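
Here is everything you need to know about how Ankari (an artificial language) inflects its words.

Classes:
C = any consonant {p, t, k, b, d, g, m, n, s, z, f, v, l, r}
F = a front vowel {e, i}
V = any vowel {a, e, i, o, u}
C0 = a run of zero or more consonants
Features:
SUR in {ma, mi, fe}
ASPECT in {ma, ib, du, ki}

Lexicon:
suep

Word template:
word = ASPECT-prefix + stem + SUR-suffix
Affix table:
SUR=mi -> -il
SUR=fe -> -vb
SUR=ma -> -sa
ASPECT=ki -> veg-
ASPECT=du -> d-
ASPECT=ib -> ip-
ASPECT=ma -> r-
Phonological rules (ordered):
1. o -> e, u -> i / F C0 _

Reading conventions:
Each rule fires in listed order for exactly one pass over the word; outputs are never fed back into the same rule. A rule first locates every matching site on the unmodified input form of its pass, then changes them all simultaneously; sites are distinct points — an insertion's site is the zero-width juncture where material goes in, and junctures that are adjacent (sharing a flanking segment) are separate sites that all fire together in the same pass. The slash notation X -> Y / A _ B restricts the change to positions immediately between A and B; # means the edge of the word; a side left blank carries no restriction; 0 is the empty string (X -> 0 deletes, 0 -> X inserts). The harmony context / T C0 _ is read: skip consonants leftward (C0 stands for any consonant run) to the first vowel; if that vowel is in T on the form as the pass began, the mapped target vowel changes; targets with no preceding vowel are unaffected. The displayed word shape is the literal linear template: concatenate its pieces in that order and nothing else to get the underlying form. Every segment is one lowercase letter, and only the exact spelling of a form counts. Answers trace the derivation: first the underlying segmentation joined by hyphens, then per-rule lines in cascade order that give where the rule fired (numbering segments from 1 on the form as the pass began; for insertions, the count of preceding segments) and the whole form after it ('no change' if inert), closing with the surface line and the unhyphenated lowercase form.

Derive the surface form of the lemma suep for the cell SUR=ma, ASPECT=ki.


underlying: veg-suep-sa
1. o -> e, u -> i / F C0 _: fires at position(s) 5: vegsiepsa
surface: vegsiepsa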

==*==

Set down each entry again, exactly as written.

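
Here is everything you need to know about how Ankari (an artificial language) inflects its words.

Classes:
C = any consonant {p, t, k, b, d, g, m, n, s, z, f, v, l, r}
F = a front vowel {e, i}
V = any vowel {a, e, i, o, u}
C0 = a run of zero or more consonants
Features:
SUR in {ma, mi, fe}
ASPECT in {ma, ib, du, ki}

Lexicon:
suep

Word template:
word = ASPECT-prefix + stem + SUR-suffix
Affix table:
SUR=mi -> -il
SUR=fe -> -vb
SUR=ma -> -sa
ASPECT=ki -> veg-
ASPECT=du -> d-
ASPECT=ib -> ip-
ASPECT=ma -> r-
Phonological rules (ordered):
1. o -> e, u -> i / F C0 _

Reading conventions:
Each rule fires in listed order for exactly one pass over the word; outputs are never fed back into the same rule. A rule first locates every matching site on the unmodified input form of its pass, then changes them all simultaneously; sites are distinct points — an insertion's site is the zero-width juncture where material goes in, and junctures that are adjacent (sharing a flanking segment) are separate sites that all fire together in the same pass. The slash notation X -> Y / A _ B restricts the change to positions immediately between A and B; # means the edge of the word; a side left blank carries no restriction; 0 is the empty string (X -> 0 deletes, 0 -> X inserts). The harmony context / T C0 _ is read: skip consonants leftward (C0 stands for any consonant run) to the first vowel; if that vowel is in T on the form as the pass began, the mapped target vowel changes; targets with no preceding vowel are unaffected. The displayed word shape is the literal linear template: concatenate its pieces in that order and nothing else to get the underlying form. Every segment is one lowercase letter, and only the exact spelling of a form counts. Answers trace the derivation: first the underlying segmentation joined by hyphens, then per-rule lines in cascade order that give where the rule fired (numbering segments from 1 on the form as the pass began; for insertions, the count of preceding segments) and the whole form after it ('no change' if inert), closing with the surface line and the unhyphenated lowercase form.

Derive the surface form of the lemma suep for the cell SUR=ma, ASPECT=ki.


underlying: veg-suep-sa
1. o -> e, u -> i / F C0 _: fires at position(s) 5: vegsiepsa
surface: vegsiepsa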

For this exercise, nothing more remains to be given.